### EXERCISE OBJECTIVE:
In the listing that follows, locate the line containing "Answer: 1920379 - 840*√14 ≈ 1.9172e+6" and the line containing "Answer: $-700$". Retype exactly those two lines and every line between them, and nothing more.

### SUPPLIED RECORDS:
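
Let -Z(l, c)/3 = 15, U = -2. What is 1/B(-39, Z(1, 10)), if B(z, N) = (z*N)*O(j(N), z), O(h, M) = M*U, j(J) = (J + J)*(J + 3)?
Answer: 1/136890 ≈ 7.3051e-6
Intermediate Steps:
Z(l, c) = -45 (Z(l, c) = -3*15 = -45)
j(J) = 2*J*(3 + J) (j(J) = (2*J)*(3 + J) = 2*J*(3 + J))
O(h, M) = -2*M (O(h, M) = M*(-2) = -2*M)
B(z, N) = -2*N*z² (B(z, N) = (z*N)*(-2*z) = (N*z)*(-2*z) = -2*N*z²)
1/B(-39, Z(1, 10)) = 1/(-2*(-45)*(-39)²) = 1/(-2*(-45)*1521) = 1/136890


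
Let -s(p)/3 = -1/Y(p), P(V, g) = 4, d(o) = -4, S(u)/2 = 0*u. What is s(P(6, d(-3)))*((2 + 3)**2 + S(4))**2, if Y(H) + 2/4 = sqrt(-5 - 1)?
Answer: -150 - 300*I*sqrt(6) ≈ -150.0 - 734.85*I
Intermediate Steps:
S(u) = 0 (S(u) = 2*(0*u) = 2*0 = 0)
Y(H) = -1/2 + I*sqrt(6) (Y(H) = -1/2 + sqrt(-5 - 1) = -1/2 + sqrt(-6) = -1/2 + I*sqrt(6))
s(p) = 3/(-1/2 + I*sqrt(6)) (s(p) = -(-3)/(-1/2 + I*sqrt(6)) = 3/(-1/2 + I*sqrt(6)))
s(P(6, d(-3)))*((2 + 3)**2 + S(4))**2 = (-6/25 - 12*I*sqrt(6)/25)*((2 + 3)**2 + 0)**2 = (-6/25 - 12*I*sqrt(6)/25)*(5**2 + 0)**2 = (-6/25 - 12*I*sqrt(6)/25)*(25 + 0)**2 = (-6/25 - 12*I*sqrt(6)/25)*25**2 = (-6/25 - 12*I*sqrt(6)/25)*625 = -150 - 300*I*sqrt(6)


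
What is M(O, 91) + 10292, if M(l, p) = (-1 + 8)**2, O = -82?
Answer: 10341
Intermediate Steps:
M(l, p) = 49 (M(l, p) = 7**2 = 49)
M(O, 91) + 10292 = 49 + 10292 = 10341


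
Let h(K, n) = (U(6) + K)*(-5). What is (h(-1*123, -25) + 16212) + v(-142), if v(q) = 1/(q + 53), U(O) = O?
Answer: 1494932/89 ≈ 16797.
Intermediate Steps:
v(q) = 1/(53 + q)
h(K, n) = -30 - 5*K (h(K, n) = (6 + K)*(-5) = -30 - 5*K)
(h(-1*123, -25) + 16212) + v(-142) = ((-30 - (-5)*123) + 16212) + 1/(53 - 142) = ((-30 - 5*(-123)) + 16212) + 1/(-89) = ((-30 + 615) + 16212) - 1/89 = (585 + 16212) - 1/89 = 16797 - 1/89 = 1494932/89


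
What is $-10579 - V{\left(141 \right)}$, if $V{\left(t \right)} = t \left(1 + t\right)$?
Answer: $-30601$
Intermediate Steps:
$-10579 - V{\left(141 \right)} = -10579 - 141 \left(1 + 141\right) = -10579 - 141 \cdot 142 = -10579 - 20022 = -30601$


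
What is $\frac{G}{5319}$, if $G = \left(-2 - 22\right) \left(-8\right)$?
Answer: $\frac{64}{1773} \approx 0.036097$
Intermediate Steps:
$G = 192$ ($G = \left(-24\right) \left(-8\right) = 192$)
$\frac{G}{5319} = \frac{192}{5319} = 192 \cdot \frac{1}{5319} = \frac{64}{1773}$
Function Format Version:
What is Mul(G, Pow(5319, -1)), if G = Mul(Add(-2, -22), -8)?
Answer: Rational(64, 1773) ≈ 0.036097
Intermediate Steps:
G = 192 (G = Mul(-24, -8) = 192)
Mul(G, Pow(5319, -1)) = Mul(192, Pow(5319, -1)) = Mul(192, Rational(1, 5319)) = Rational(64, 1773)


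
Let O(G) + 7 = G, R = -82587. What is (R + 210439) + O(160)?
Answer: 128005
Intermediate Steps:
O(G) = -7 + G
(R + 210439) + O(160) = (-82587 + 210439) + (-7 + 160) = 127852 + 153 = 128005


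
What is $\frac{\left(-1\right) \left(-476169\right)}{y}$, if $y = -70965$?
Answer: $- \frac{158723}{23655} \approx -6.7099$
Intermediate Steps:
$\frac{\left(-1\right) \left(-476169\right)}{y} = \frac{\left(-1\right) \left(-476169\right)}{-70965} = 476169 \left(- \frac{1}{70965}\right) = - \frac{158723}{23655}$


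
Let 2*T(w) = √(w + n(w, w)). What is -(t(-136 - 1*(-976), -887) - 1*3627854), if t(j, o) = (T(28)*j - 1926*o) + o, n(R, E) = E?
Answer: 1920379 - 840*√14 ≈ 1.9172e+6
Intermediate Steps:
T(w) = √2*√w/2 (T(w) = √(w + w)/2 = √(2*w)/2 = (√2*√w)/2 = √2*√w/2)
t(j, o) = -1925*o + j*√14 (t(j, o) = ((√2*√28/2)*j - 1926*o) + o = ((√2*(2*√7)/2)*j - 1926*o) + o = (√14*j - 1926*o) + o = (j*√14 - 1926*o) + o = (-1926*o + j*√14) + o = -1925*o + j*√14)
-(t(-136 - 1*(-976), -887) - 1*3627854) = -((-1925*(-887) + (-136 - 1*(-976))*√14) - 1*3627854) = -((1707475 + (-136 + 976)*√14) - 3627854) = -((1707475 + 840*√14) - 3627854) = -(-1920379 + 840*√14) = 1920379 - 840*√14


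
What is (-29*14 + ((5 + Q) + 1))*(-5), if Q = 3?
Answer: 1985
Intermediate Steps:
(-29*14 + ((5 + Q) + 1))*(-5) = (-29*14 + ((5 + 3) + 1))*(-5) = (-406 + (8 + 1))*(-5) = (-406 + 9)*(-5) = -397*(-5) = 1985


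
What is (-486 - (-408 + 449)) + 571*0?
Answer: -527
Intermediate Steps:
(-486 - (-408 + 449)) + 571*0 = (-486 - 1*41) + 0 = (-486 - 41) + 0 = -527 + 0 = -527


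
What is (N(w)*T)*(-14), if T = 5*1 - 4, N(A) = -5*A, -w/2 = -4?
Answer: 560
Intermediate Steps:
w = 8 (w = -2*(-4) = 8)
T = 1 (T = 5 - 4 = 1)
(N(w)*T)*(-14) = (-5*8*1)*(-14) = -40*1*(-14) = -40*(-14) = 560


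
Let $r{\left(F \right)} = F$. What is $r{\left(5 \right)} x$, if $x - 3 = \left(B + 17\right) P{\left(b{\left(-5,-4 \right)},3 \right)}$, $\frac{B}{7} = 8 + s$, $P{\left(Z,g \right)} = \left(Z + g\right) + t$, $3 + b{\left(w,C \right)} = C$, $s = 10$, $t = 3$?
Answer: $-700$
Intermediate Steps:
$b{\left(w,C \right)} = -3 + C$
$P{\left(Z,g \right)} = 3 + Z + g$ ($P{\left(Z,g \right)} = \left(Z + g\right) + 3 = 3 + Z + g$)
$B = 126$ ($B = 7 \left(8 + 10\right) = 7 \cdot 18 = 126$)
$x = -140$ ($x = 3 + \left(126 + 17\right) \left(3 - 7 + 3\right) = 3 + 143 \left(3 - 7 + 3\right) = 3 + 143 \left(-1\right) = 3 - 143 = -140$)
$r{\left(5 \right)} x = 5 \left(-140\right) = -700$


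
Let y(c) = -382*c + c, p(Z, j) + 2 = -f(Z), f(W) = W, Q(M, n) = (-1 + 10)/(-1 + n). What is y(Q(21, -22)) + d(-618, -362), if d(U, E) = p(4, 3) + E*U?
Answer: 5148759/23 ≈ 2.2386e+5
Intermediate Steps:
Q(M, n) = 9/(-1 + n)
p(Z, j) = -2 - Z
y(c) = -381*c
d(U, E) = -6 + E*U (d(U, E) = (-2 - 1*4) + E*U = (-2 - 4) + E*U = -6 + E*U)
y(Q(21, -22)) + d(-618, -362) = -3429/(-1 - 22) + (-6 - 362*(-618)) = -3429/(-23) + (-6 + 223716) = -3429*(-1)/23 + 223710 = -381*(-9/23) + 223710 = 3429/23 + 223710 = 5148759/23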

### RESULT OF THE TASK:
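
Answer: 1920379 - 840*√14 ≈ 1.9172e+6
Intermediate Steps:
T(w) = √2*√w/2 (T(w) = √(w + w)/2 = √(2*w)/2 = (√2*√w)/2 = √2*√w/2)
t(j, o) = -1925*o + j*√14 (t(j, o) = ((√2*√28/2)*j - 1926*o) + o = ((√2*(2*√7)/2)*j - 1926*o) + o = (√14*j - 1926*o) + o = (j*√14 - 1926*o) + o = (-1926*o + j*√14) + o = -1925*o + j*√14)
-(t(-136 - 1*(-976), -887) - 1*3627854) = -((-1925*(-887) + (-136 - 1*(-976))*√14) - 1*3627854) = -((1707475 + (-136 + 976)*√14) - 3627854) = -((1707475 + 840*√14) - 3627854) = -(-1920379 + 840*√14) = 1920379 - 840*√14


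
What is (-29*14 + ((5 + Q) + 1))*(-5), if Q = 3?
Answer: 1985
Intermediate Steps:
(-29*14 + ((5 + Q) + 1))*(-5) = (-29*14 + ((5 + 3) + 1))*(-5) = (-406 + (8 + 1))*(-5) = (-406 + 9)*(-5) = -397*(-5) = 1985


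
What is (-486 - (-408 + 449)) + 571*0?
Answer: -527
Intermediate Steps:
(-486 - (-408 + 449)) + 571*0 = (-486 - 1*41) + 0 = (-486 - 41) + 0 = -527 + 0 = -527


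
What is (N(w)*T)*(-14), if T = 5*1 - 4, N(A) = -5*A, -w/2 = -4?
Answer: 560
Intermediate Steps:
w = 8 (w = -2*(-4) = 8)
T = 1 (T = 5 - 4 = 1)
(N(w)*T)*(-14) = (-5*8*1)*(-14) = -40*1*(-14) = -40*(-14) = 560


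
Let $r{\left(F \right)} = F$. What is $r{\left(5 \right)} x$, if $x - 3 = \left(B + 17\right) P{\left(b{\left(-5,-4 \right)},3 \right)}$, $\frac{B}{7} = 8 + s$, $P{\left(Z,g \right)} = \left(Z + g\right) + t$, $3 + b{\left(w,C \right)} = C$, $s = 10$, $t = 3$?
Answer: $-700$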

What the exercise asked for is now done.